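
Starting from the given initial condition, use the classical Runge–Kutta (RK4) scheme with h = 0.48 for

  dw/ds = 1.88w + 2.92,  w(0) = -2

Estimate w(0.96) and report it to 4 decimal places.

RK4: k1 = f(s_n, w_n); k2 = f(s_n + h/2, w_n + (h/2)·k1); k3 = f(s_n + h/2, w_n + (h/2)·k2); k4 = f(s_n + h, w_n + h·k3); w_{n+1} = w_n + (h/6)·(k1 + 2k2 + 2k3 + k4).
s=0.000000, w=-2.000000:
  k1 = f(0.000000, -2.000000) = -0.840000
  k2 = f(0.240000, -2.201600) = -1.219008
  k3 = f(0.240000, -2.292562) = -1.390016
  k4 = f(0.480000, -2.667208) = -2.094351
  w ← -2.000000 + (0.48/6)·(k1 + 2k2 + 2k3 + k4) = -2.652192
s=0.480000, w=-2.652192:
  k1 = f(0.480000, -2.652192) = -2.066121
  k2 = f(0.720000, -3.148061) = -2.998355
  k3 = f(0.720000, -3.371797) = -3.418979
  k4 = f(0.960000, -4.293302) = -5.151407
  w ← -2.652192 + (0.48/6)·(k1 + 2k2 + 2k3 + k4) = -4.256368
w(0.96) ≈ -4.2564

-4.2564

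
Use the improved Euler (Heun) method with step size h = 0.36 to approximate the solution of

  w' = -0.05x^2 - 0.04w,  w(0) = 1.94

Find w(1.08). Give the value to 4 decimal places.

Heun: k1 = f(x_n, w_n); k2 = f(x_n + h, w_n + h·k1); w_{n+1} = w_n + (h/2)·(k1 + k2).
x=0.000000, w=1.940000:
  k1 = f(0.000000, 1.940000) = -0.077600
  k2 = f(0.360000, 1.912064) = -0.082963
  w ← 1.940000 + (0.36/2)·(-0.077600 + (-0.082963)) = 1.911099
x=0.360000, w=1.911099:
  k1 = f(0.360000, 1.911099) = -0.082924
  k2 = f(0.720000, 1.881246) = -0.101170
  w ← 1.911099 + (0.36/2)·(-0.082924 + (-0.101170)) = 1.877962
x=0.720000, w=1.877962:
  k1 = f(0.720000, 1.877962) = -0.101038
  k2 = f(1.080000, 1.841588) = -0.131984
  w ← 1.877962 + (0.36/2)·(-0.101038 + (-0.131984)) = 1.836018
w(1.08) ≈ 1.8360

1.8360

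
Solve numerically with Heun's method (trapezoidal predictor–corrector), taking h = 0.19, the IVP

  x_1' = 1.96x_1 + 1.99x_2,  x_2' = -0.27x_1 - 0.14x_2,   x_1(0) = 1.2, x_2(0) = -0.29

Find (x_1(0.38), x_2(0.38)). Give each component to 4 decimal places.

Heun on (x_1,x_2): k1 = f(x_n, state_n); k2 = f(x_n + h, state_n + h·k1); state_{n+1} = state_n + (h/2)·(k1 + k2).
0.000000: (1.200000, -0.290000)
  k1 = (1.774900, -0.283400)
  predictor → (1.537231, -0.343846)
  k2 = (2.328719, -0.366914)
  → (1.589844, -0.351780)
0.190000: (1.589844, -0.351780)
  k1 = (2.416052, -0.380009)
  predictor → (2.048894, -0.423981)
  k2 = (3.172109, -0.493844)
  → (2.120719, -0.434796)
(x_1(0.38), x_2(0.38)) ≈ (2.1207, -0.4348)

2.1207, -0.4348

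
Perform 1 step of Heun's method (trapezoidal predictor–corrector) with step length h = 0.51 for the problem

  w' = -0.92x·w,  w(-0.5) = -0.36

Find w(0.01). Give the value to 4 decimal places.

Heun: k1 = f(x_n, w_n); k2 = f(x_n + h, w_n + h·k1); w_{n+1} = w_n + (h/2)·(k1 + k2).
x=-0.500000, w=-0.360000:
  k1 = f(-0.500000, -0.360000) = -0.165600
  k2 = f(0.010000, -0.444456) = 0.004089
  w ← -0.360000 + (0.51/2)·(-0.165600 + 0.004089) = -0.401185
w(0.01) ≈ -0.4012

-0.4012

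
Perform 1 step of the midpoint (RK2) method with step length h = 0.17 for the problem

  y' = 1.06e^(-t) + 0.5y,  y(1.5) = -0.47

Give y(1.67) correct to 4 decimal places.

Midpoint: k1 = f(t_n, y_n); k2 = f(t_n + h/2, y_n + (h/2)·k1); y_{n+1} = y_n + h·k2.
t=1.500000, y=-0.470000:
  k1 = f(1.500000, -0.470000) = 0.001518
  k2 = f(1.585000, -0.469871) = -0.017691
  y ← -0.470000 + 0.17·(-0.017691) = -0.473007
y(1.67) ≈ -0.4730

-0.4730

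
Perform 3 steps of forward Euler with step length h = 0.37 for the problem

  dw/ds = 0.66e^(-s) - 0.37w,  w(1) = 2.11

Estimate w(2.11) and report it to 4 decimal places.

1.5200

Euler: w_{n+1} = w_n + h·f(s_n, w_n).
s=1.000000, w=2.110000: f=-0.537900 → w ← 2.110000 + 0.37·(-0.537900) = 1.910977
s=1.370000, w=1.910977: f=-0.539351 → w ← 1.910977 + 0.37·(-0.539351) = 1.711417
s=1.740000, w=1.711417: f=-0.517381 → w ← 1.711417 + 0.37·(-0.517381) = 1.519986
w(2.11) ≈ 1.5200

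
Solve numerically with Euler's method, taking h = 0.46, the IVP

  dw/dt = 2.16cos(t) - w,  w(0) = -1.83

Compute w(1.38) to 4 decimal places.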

**What is required**
An exact reproduction of all the entries above is the expected answer.

**Worked solution**
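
Starting from the given initial condition, use the classical Runge–Kutta (RK4) scheme with h = 0.48 for

  dw/ds = 1.88w + 2.92,  w(0) = -2

Estimate w(0.96) and report it to 4 decimal places.

RK4: k1 = f(s_n, w_n); k2 = f(s_n + h/2, w_n + (h/2)·k1); k3 = f(s_n + h/2, w_n + (h/2)·k2); k4 = f(s_n + h, w_n + h·k3); w_{n+1} = w_n + (h/6)·(k1 + 2k2 + 2k3 + k4).
s=0.000000, w=-2.000000:
  k1 = f(0.000000, -2.000000) = -0.840000
  k2 = f(0.240000, -2.201600) = -1.219008
  k3 = f(0.240000, -2.292562) = -1.390016
  k4 = f(0.480000, -2.667208) = -2.094351
  w ← -2.000000 + (0.48/6)·(k1 + 2k2 + 2k3 + k4) = -2.652192
s=0.480000, w=-2.652192:
  k1 = f(0.480000, -2.652192) = -2.066121
  k2 = f(0.720000, -3.148061) = -2.998355
  k3 = f(0.720000, -3.371797) = -3.418979
  k4 = f(0.960000, -4.293302) = -5.151407
  w ← -2.652192 + (0.48/6)·(k1 + 2k2 + 2k3 + k4) = -4.256368
w(0.96) ≈ -4.2564

-4.2564

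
Use the improved Euler (Heun) method with step size h = 0.36 to approximate the solution of

  w' = -0.05x^2 - 0.04w,  w(0) = 1.94

Find w(1.08). Give the value to 4 decimal places.

Heun: k1 = f(x_n, w_n); k2 = f(x_n + h, w_n + h·k1); w_{n+1} = w_n + (h/2)·(k1 + k2).
x=0.000000, w=1.940000:
  k1 = f(0.000000, 1.940000) = -0.077600
  k2 = f(0.360000, 1.912064) = -0.082963
  w ← 1.940000 + (0.36/2)·(-0.077600 + (-0.082963)) = 1.911099
x=0.360000, w=1.911099:
  k1 = f(0.360000, 1.911099) = -0.082924
  k2 = f(0.720000, 1.881246) = -0.101170
  w ← 1.911099 + (0.36/2)·(-0.082924 + (-0.101170)) = 1.877962
x=0.720000, w=1.877962:
  k1 = f(0.720000, 1.877962) = -0.101038
  k2 = f(1.080000, 1.841588) = -0.131984
  w ← 1.877962 + (0.36/2)·(-0.101038 + (-0.131984)) = 1.836018
w(1.08) ≈ 1.8360

1.8360

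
Solve numerically with Heun's method (trapezoidal predictor–corrector), taking h = 0.19, the IVP

  x_1' = 1.96x_1 + 1.99x_2,  x_2' = -0.27x_1 - 0.14x_2,   x_1(0) = 1.2, x_2(0) = -0.29

Find (x_1(0.38), x_2(0.38)). Give each component to 4 decimal places.

Heun on (x_1,x_2): k1 = f(x_n, state_n); k2 = f(x_n + h, state_n + h·k1); state_{n+1} = state_n + (h/2)·(k1 + k2).
0.000000: (1.200000, -0.290000)
  k1 = (1.774900, -0.283400)
  predictor → (1.537231, -0.343846)
  k2 = (2.328719, -0.366914)
  → (1.589844, -0.351780)
0.190000: (1.589844, -0.351780)
  k1 = (2.416052, -0.380009)
  predictor → (2.048894, -0.423981)
  k2 = (3.172109, -0.493844)
  → (2.120719, -0.434796)
(x_1(0.38), x_2(0.38)) ≈ (2.1207, -0.4348)

2.1207, -0.4348

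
Perform 1 step of Heun's method (trapezoidal predictor–corrector) with step length h = 0.51 for the problem

  w' = -0.92x·w,  w(-0.5) = -0.36

Find w(0.01). Give the value to 4 decimal places.

Heun: k1 = f(x_n, w_n); k2 = f(x_n + h, w_n + h·k1); w_{n+1} = w_n + (h/2)·(k1 + k2).
x=-0.500000, w=-0.360000:
  k1 = f(-0.500000, -0.360000) = -0.165600
  k2 = f(0.010000, -0.444456) = 0.004089
  w ← -0.360000 + (0.51/2)·(-0.165600 + 0.004089) = -0.401185
w(0.01) ≈ -0.4012

-0.4012

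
Perform 1 step of the midpoint (RK2) method with step length h = 0.17 for the problem

  y' = 1.06e^(-t) + 0.5y,  y(1.5) = -0.47

Give y(1.67) correct to 4 decimal places.

Midpoint: k1 = f(t_n, y_n); k2 = f(t_n + h/2, y_n + (h/2)·k1); y_{n+1} = y_n + h·k2.
t=1.500000, y=-0.470000:
  k1 = f(1.500000, -0.470000) = 0.001518
  k2 = f(1.585000, -0.469871) = -0.017691
  y ← -0.470000 + 0.17·(-0.017691) = -0.473007
y(1.67) ≈ -0.4730

-0.4730

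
Perform 3 steps of forward Euler with step length h = 0.37 for the problem

  dw/ds = 0.66e^(-s) - 0.37w,  w(1) = 2.11

Estimate w(2.11) and report it to 4 decimal places.

1.5200

Euler: w_{n+1} = w_n + h·f(s_n, w_n).
s=1.000000, w=2.110000: f=-0.537900 → w ← 2.110000 + 0.37·(-0.537900) = 1.910977
s=1.370000, w=1.910977: f=-0.539351 → w ← 1.910977 + 0.37·(-0.539351) = 1.711417
s=1.740000, w=1.711417: f=-0.517381 → w ← 1.711417 + 0.37·(-0.517381) = 1.519986
w(2.11) ≈ 1.5200

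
Solve numerically with Euler's method, taking h = 0.46, the IVP

  dw/dt = 2.16cos(t) - w,  w(0) = -1.83

Compute w(1.38) to 4 decimal places.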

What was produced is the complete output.